*Your instructions:* Nothing is needed except the lines below that run from the one with "Write parametric equations for the line from R" through the one with "What is the center", repeated exactly.

[Collected data entries]

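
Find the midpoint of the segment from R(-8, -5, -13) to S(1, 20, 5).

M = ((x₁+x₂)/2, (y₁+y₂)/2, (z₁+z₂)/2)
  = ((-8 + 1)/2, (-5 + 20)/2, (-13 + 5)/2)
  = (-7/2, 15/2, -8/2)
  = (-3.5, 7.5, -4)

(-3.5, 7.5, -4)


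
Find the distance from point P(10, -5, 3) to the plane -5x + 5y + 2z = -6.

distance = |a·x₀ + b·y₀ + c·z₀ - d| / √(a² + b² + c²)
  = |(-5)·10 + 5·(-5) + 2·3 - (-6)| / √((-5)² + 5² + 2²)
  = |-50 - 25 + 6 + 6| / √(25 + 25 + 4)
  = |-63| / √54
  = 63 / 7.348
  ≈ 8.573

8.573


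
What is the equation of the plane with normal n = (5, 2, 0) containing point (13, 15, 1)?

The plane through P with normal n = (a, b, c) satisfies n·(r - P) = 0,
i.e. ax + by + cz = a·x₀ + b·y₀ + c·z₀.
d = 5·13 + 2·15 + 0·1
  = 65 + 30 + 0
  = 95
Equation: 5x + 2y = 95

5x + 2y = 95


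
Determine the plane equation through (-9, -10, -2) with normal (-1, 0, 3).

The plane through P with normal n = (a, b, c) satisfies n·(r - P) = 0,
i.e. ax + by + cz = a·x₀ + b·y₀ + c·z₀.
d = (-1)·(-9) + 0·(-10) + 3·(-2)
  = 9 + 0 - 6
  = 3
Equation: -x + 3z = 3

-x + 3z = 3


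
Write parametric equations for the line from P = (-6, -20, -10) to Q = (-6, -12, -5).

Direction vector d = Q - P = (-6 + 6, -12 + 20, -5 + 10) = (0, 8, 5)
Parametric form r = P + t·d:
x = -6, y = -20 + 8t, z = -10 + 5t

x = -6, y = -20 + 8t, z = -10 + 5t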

---

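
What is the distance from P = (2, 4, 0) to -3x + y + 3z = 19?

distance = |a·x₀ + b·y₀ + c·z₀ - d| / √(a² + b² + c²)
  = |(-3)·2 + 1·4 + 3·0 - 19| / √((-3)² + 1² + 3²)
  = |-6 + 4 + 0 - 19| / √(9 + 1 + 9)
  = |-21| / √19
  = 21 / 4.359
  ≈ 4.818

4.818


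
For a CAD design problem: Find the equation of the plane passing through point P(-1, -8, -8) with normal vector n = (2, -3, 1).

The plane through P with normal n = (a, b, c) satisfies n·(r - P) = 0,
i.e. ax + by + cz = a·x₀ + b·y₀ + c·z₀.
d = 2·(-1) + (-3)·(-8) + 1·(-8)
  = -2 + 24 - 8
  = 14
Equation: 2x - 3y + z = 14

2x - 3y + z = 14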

...

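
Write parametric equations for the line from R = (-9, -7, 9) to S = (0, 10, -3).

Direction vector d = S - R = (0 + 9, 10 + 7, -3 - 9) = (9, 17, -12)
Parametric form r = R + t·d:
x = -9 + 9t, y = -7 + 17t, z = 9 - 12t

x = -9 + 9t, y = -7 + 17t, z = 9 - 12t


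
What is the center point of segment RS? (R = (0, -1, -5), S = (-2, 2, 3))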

*Result:*
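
Write parametric equations for the line from R = (-9, -7, 9) to S = (0, 10, -3).

Direction vector d = S - R = (0 + 9, 10 + 7, -3 - 9) = (9, 17, -12)
Parametric form r = R + t·d:
x = -9 + 9t, y = -7 + 17t, z = 9 - 12t

x = -9 + 9t, y = -7 + 17t, z = 9 - 12t


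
What is the center point of segment RS? (R = (0, -1, -5), S = (-2, 2, 3))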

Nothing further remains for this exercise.